Dataset entries:

"""

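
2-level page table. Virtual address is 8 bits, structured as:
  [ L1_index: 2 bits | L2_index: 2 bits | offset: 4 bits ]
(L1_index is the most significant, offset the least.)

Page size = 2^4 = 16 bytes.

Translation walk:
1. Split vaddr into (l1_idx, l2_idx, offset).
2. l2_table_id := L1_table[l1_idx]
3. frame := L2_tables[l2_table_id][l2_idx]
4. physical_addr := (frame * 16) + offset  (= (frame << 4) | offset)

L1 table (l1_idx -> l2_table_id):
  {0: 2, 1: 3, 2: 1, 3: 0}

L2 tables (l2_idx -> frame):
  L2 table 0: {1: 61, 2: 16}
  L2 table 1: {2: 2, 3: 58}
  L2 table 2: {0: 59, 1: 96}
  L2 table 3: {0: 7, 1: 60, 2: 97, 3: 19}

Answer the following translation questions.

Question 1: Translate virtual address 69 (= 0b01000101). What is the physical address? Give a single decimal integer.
Answer: 117

Derivation:
vaddr = 69 = 0b01000101
Split: l1_idx=1, l2_idx=0, offset=5
L1[1] = 3
L2[3][0] = 7
paddr = 7 * 16 + 5 = 117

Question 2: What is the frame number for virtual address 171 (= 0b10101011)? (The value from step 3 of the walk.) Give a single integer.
Answer: 2

Derivation:
vaddr = 171: l1_idx=2, l2_idx=2
L1[2] = 1; L2[1][2] = 2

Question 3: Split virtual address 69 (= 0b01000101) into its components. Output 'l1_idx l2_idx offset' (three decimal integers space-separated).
vaddr = 69 = 0b01000101
  top 2 bits -> l1_idx = 1
  next 2 bits -> l2_idx = 0
  bottom 4 bits -> offset = 5

Answer: 1 0 5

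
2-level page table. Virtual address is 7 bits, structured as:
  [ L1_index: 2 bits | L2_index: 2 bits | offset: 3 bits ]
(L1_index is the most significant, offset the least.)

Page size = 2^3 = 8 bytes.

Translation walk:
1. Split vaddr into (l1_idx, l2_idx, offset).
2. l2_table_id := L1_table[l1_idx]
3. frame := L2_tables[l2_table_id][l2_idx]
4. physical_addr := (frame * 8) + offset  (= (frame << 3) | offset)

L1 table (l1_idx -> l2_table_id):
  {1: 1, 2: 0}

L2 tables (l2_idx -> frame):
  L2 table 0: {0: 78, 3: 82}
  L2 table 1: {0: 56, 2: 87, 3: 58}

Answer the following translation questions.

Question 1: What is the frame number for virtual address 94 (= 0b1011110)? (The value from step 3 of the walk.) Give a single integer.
vaddr = 94: l1_idx=2, l2_idx=3
L1[2] = 0; L2[0][3] = 82

Answer: 82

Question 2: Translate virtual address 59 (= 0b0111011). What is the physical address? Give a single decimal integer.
vaddr = 59 = 0b0111011
Split: l1_idx=1, l2_idx=3, offset=3
L1[1] = 1
L2[1][3] = 58
paddr = 58 * 8 + 3 = 467

Answer: 467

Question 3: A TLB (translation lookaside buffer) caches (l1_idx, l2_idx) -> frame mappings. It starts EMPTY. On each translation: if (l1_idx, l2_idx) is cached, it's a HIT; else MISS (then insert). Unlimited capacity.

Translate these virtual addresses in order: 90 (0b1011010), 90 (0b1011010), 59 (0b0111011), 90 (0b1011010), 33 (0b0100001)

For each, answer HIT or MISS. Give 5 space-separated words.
vaddr=90: (2,3) not in TLB -> MISS, insert
vaddr=90: (2,3) in TLB -> HIT
vaddr=59: (1,3) not in TLB -> MISS, insert
vaddr=90: (2,3) in TLB -> HIT
vaddr=33: (1,0) not in TLB -> MISS, insert

Answer: MISS HIT MISS HIT MISS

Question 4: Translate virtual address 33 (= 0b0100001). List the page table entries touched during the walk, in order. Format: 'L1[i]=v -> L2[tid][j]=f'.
Answer: L1[1]=1 -> L2[1][0]=56

Derivation:
vaddr = 33 = 0b0100001
Split: l1_idx=1, l2_idx=0, offset=1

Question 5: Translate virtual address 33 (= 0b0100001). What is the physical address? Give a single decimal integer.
vaddr = 33 = 0b0100001
Split: l1_idx=1, l2_idx=0, offset=1
L1[1] = 1
L2[1][0] = 56
paddr = 56 * 8 + 1 = 449

Answer: 449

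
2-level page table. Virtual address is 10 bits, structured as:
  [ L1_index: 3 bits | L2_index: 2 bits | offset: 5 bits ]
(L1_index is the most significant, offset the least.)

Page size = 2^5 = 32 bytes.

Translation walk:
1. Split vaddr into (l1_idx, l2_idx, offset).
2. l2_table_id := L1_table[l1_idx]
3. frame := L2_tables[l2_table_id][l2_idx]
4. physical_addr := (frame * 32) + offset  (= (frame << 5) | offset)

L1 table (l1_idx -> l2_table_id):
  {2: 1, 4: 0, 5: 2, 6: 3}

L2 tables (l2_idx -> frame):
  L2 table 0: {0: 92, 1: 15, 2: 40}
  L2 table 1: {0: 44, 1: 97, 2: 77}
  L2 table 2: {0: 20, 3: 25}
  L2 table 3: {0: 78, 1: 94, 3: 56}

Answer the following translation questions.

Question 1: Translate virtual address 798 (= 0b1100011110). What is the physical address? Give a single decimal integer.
Answer: 2526

Derivation:
vaddr = 798 = 0b1100011110
Split: l1_idx=6, l2_idx=0, offset=30
L1[6] = 3
L2[3][0] = 78
paddr = 78 * 32 + 30 = 2526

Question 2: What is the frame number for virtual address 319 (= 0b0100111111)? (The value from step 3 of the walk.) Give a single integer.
Answer: 97

Derivation:
vaddr = 319: l1_idx=2, l2_idx=1
L1[2] = 1; L2[1][1] = 97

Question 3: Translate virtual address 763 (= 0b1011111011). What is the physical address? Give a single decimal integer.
vaddr = 763 = 0b1011111011
Split: l1_idx=5, l2_idx=3, offset=27
L1[5] = 2
L2[2][3] = 25
paddr = 25 * 32 + 27 = 827

Answer: 827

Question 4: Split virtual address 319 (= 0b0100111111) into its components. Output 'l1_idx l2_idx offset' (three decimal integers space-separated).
Answer: 2 1 31

Derivation:
vaddr = 319 = 0b0100111111
  top 3 bits -> l1_idx = 2
  next 2 bits -> l2_idx = 1
  bottom 5 bits -> offset = 31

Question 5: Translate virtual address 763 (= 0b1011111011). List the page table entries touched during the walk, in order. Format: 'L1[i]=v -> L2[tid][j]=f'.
vaddr = 763 = 0b1011111011
Split: l1_idx=5, l2_idx=3, offset=27

Answer: L1[5]=2 -> L2[2][3]=25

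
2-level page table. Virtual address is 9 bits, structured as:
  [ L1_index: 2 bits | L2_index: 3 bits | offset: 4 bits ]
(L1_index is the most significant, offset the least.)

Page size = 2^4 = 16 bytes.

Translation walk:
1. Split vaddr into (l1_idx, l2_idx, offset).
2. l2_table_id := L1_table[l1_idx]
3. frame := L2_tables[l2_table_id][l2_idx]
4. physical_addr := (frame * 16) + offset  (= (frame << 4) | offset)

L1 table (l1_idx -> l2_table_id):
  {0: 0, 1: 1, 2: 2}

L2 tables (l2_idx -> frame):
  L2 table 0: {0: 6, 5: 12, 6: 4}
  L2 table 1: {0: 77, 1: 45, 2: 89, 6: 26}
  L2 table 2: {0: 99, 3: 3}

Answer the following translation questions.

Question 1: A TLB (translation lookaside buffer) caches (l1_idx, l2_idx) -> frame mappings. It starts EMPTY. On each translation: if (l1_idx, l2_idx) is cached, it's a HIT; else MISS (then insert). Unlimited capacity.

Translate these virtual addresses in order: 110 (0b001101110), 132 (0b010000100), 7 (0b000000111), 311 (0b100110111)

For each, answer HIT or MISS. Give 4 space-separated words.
Answer: MISS MISS MISS MISS

Derivation:
vaddr=110: (0,6) not in TLB -> MISS, insert
vaddr=132: (1,0) not in TLB -> MISS, insert
vaddr=7: (0,0) not in TLB -> MISS, insert
vaddr=311: (2,3) not in TLB -> MISS, insert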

"""

Directions: Look through the entries for the string "buffer". Every line that has it belongs in the answer.

Response to the task:
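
Question 3: A TLB (translation lookaside buffer) caches (l1_idx, l2_idx) -> frame mappings. It starts EMPTY. On each translation: if (l1_idx, l2_idx) is cached, it's a HIT; else MISS (then insert). Unlimited capacity.
Question 1: A TLB (translation lookaside buffer) caches (l1_idx, l2_idx) -> frame mappings. It starts EMPTY. On each translation: if (l1_idx, l2_idx) is cached, it's a HIT; else MISS (then insert). Unlimited capacity.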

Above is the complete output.